Input for this task:

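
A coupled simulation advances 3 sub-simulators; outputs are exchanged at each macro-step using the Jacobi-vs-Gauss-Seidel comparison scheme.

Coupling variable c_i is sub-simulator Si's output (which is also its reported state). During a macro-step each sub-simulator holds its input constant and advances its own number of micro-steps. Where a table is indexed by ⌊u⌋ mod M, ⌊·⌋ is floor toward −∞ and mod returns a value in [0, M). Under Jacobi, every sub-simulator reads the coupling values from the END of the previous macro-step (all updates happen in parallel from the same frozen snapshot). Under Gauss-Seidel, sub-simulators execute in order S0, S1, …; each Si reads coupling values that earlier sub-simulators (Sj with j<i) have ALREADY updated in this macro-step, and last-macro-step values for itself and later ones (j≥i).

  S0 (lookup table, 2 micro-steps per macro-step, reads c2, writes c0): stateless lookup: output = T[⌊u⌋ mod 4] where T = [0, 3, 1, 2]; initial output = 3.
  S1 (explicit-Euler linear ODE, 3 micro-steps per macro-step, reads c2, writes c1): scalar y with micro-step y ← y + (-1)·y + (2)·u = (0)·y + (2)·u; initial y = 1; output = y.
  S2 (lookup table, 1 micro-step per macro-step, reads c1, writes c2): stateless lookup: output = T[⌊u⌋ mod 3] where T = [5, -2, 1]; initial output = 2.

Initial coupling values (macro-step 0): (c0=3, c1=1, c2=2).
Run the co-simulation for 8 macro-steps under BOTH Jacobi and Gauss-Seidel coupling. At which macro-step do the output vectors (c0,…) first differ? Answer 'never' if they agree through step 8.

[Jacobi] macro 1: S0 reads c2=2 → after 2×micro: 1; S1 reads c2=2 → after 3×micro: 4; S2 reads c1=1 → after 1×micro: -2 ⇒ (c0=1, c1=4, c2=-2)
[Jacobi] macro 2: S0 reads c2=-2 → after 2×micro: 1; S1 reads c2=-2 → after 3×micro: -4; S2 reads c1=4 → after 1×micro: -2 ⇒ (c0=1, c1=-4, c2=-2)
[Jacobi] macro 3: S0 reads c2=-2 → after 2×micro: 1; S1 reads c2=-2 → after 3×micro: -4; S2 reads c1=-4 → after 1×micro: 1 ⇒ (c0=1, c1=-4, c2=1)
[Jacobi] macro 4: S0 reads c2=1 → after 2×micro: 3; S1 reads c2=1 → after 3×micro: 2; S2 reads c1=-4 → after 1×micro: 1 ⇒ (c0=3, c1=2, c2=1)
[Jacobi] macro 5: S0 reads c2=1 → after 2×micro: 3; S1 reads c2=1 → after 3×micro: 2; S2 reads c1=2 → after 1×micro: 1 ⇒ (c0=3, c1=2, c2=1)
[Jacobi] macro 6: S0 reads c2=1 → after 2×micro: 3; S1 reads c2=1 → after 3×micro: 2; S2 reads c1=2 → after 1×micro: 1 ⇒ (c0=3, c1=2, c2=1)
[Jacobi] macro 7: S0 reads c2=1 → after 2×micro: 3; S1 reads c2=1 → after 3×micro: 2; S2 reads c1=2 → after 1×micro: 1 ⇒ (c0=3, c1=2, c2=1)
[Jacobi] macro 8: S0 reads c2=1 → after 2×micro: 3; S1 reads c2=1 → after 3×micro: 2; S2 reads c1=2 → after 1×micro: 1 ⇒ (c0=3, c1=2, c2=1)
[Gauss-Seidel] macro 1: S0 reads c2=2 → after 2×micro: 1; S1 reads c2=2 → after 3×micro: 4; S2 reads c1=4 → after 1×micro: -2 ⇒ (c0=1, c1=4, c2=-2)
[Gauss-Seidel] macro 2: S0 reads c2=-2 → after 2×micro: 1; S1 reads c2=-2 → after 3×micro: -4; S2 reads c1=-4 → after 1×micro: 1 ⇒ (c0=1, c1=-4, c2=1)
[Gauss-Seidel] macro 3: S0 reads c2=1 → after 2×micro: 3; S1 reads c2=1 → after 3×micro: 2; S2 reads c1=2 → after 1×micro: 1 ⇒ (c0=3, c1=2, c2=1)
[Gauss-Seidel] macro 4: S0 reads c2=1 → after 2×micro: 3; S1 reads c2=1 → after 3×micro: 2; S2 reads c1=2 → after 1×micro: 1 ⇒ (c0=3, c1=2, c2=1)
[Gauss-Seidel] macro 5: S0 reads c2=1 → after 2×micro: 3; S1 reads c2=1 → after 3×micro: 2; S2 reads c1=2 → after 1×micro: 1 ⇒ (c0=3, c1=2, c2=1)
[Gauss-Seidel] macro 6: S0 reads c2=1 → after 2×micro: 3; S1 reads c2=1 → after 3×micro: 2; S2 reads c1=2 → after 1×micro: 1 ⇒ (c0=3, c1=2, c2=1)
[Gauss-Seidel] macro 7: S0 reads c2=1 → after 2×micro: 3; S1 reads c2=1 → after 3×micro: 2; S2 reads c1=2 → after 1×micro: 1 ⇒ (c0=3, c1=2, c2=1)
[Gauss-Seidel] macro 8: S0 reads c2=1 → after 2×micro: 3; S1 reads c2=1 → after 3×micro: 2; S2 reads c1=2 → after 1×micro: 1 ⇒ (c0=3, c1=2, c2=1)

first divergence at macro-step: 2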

Task objective:
Look in the material above for the line with "S2 (lookup table, 1" and the line with "Initial coupling values", and transcribe exactly those lines and all lines between them, nothing more.

Result of this task:
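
  S2 (lookup table, 1 micro-step per macro-step, reads c1, writes c2): stateless lookup: output = T[⌊u⌋ mod 3] where T = [5, -2, 1]; initial output = 2.

Initial coupling values (macro-step 0): (c0=3, c1=1, c2=2).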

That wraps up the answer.